* _To do_
Copy each line of the records that holds the string "block".

* _Provided records_
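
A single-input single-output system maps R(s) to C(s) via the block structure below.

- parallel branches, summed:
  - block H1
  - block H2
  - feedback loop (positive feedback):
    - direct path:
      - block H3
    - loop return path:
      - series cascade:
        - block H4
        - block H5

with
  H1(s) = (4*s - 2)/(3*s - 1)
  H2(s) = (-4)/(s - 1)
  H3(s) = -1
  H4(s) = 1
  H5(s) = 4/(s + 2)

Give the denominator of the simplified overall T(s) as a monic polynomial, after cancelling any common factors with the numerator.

The answer is s^3 + 14*s^2/3 - 23*s/3 + 2.

Reasoning:
[1] reduce the series chain H4, H5; result 4/(s + 2)
[2] feedback reduction of H3, (H4*H5); result (-s - 2)/(s + 6)
[3] parallel reduction of H1, H2, [H3/(1-H3*(H4*H5))]; result (s^3 + 4*s^2 - 95*s + 34)/(3*s^3 + 14*s^2 - 23*s + 6)
T(s) is the step-3 result (common factors already cancelled). Leading coefficient of the denominator: 3. Divide through by 3 for the monic polynomial.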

* _Task response_
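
A single-input single-output system maps R(s) to C(s) via the block structure below.
  - block H1
  - block H2
      - block H3
        - block H4
        - block H5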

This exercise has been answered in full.